The problem: Take every line from the data that has the word "oxidation" in it.

Data in this exercise:
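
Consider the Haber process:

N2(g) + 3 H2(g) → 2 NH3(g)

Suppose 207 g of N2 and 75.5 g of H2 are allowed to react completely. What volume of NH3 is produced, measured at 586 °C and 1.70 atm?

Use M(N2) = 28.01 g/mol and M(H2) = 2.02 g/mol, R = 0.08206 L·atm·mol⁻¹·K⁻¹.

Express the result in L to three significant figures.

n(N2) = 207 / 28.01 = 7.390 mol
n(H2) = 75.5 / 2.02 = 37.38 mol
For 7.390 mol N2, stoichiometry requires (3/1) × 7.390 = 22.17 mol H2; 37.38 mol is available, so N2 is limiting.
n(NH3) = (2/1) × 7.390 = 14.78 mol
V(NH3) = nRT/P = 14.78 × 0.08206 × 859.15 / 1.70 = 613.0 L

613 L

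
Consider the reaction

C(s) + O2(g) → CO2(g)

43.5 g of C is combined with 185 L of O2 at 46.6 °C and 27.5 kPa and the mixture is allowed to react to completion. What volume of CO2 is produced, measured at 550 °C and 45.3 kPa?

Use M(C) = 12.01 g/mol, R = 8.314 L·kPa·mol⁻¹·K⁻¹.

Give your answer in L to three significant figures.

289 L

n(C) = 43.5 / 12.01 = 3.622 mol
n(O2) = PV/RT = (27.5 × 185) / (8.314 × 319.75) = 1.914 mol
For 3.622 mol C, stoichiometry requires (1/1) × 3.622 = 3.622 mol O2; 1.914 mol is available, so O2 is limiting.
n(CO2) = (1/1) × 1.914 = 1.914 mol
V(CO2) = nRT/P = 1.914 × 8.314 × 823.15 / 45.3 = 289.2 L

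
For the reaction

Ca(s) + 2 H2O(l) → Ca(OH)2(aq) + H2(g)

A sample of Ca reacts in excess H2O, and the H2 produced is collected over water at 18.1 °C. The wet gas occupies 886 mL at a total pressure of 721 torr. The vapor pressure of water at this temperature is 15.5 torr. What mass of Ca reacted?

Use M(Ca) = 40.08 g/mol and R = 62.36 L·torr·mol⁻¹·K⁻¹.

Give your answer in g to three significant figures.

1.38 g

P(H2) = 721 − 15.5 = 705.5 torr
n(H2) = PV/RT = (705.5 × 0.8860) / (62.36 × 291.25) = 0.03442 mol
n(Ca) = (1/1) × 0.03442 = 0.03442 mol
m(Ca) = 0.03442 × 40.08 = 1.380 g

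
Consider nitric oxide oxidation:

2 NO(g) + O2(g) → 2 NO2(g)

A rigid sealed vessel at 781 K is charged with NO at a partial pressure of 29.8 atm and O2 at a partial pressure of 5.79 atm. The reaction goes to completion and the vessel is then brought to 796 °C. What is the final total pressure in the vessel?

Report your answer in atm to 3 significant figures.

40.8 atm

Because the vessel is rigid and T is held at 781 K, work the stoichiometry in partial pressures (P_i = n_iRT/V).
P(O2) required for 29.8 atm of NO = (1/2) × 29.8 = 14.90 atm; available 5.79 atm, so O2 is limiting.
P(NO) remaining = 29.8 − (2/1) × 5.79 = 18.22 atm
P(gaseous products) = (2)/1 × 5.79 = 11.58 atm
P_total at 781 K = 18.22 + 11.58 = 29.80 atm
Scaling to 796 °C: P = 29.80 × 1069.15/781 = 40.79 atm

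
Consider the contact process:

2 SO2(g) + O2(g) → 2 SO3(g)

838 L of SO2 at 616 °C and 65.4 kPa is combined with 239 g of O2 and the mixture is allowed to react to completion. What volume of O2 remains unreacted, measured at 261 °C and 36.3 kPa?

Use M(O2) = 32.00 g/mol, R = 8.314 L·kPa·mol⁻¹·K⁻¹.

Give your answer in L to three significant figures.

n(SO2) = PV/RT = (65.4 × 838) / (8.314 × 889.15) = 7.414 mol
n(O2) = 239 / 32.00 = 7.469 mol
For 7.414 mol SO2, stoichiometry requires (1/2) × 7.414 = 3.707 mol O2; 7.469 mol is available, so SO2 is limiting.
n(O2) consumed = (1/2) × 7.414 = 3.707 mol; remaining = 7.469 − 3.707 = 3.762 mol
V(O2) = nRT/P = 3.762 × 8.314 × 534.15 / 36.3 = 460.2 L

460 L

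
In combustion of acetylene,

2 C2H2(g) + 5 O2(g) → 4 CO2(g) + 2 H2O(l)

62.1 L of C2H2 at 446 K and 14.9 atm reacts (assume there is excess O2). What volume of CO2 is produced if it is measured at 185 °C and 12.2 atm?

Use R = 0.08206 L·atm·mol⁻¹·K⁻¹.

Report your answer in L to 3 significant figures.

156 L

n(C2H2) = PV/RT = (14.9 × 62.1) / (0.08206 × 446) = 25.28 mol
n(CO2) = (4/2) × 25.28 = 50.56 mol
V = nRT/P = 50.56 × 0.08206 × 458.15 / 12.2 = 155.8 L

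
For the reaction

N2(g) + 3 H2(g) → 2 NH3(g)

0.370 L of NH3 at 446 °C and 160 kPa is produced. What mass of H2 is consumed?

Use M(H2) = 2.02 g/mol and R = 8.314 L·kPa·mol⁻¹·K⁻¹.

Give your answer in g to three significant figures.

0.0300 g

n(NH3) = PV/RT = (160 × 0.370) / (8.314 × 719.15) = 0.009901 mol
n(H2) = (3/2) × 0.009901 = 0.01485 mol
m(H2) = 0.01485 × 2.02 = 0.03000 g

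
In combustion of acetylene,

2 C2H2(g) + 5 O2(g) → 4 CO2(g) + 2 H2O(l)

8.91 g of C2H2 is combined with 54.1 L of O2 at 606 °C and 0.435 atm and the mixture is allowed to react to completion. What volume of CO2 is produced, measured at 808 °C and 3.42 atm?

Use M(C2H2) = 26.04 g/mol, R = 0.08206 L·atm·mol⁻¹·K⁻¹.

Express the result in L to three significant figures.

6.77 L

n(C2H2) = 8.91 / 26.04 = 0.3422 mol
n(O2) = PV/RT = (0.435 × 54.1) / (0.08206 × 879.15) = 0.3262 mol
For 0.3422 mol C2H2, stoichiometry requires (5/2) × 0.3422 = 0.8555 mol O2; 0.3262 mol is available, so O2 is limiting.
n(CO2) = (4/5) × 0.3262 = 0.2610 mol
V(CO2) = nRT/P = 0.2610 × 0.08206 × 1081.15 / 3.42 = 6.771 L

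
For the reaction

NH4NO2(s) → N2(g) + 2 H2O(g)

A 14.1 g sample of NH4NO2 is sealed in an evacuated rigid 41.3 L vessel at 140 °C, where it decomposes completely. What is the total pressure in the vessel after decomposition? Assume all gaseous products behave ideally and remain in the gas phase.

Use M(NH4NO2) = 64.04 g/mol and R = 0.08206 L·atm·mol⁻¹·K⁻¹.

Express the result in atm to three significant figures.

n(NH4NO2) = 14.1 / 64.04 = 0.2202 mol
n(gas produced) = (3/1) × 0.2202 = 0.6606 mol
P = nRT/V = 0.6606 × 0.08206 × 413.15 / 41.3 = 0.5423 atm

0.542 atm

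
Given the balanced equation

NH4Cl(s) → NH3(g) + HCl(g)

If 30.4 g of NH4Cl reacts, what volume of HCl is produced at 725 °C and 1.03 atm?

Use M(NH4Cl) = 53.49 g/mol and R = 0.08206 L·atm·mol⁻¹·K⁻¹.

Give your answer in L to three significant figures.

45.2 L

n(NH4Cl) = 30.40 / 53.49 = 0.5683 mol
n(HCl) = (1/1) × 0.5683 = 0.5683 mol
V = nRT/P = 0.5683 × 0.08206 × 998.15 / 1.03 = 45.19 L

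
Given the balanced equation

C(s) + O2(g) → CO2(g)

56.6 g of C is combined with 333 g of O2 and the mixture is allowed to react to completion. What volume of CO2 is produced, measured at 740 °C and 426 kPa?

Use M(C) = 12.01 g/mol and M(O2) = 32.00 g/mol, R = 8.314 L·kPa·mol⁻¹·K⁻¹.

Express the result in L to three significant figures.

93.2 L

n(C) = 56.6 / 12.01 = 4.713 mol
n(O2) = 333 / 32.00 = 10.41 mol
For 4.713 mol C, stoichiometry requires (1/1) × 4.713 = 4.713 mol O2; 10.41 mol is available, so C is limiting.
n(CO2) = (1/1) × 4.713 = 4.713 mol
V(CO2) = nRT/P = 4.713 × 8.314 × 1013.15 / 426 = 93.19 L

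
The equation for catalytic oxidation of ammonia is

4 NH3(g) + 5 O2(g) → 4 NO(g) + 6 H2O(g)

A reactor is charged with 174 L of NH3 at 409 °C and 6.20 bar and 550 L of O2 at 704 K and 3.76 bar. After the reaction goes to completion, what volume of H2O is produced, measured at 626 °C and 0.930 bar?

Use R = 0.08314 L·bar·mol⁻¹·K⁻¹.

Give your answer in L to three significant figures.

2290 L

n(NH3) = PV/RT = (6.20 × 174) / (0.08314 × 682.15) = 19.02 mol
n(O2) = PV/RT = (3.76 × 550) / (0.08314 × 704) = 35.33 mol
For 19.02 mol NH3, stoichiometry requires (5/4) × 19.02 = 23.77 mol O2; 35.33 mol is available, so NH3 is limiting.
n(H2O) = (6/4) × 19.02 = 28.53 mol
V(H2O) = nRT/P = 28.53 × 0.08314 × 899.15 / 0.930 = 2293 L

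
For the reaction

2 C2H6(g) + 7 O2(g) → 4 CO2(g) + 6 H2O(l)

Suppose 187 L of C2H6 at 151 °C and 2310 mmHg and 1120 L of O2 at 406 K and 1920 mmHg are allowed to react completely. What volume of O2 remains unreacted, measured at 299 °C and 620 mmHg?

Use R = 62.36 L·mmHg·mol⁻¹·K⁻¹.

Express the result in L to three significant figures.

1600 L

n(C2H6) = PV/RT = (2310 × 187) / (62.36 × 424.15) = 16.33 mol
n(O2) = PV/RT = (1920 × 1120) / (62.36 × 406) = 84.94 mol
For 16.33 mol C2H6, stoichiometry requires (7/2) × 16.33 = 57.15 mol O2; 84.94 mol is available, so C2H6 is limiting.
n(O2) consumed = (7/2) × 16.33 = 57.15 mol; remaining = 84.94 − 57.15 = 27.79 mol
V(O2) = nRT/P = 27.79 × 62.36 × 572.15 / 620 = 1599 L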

Your solution:
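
Consider nitric oxide oxidation:
The equation for catalytic oxidation of ammonia is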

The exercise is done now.